• [The records]
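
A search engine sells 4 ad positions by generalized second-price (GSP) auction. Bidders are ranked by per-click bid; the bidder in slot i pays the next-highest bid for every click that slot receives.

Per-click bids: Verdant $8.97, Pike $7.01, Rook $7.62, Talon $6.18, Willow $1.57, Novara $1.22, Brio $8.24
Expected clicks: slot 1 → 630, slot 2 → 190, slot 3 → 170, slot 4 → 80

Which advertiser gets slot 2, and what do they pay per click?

Brio; $7.62 per click

Ranked by bid: $8.97 (Verdant) > $8.24 (Brio) > $7.62 (Rook) > $7.01 (Pike) > $6.18 (Talon) > …
Slot 2 goes to the second-ranked bidder, Brio, who pays the next bid down: $7.62/click.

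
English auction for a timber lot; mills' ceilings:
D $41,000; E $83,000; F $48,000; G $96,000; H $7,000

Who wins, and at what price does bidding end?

G wins at $83,000

Open ascending-bid auction: the price rises until one bidder remains; the winner pays the price at which the last rival dropped out.
Limits ranked: 96,000 (G) > 83,000 (E) > 48,000 (F) > 41,000 (D) > 7,000 (H)
Once the price passes $83,000, only G is left; the hammer falls at E's limit of $83,000.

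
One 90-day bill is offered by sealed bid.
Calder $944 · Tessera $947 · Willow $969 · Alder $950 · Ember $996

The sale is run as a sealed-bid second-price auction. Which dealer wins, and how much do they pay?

Sealed-bid second-price auction: the highest bidder wins and pays the second-highest bid.
Sorting bids: 996 (Ember) > 969 (Willow) > 950 (Alder) > 947 (Tessera) > 944 (Calder)
Ember is highest; pays the second-highest bid, $969.

Ember pays $969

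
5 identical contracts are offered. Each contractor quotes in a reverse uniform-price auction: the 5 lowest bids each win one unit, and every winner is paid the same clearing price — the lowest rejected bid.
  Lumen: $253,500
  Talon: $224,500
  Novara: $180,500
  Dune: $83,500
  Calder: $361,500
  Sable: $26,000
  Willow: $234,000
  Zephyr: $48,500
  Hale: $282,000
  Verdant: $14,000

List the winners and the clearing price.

Ordering the bids: 14,000 (Verdant), 26,000 (Sable), 48,500 (Zephyr), 83,500 (Dune), 180,500 (Novara), 224,500 (Talon), 234,000 (Willow), …
The 5 lowest are Verdant, Sable, Zephyr, Dune, Novara.
Lowest unsuccessful bid: $224,500 → clearing price.

Verdant, Sable, Zephyr, Dune, Novara; each is paid $224,500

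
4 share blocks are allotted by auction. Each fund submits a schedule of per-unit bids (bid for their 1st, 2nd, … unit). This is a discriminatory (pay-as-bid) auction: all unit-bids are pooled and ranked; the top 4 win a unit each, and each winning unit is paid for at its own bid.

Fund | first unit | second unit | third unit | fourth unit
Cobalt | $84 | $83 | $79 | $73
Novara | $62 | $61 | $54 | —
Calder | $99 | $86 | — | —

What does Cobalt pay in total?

Cobalt pays $167

Pooled unit-bids ranked (top 4): 99 (Calder-1), 86 (Calder-2), 84 (Cobalt-1), 83 (Cobalt-2)
Next rejected bid: $79 (not a price — pay-as-bid).
Cobalt's winning unit-bids: 84 + 83 = $167.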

• [What the exercise asks]
Go to the line in the material above that contains "Verdant: $14,000" and copy exactly from there through the line that contains "Calder | $99 | $86 | — | —", stopping after it.

• [Exercise solution]
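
  Verdant: $14,000

List the winners and the clearing price.

Ordering the bids: 14,000 (Verdant), 26,000 (Sable), 48,500 (Zephyr), 83,500 (Dune), 180,500 (Novara), 224,500 (Talon), 234,000 (Willow), …
The 5 lowest are Verdant, Sable, Zephyr, Dune, Novara.
Lowest unsuccessful bid: $224,500 → clearing price.

Verdant, Sable, Zephyr, Dune, Novara; each is paid $224,500

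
4 share blocks are allotted by auction. Each fund submits a schedule of per-unit bids (bid for their 1st, 2nd, … unit). This is a discriminatory (pay-as-bid) auction: all unit-bids are pooled and ranked; the top 4 win a unit each, and each winning unit is paid for at its own bid.

Fund | first unit | second unit | third unit | fourth unit
Cobalt | $84 | $83 | $79 | $73
Novara | $62 | $61 | $54 | —
Calder | $99 | $86 | — | —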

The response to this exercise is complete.